Work item: Output all of the entries beneath, exactly as written.

Supplied entries:
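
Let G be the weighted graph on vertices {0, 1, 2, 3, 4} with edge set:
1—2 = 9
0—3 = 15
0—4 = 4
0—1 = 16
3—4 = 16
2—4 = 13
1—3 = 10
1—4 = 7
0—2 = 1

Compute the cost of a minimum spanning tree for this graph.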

Problem solution:
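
Let G be the weighted graph on vertices {0, 1, 2, 3, 4} with edge set:
1—2 = 9
0—3 = 15
0—4 = 4
0—1 = 16
3—4 = 16
2—4 = 13
1—3 = 10
1—4 = 7
0—2 = 1

Compute the cost of a minimum spanning tree for this graph.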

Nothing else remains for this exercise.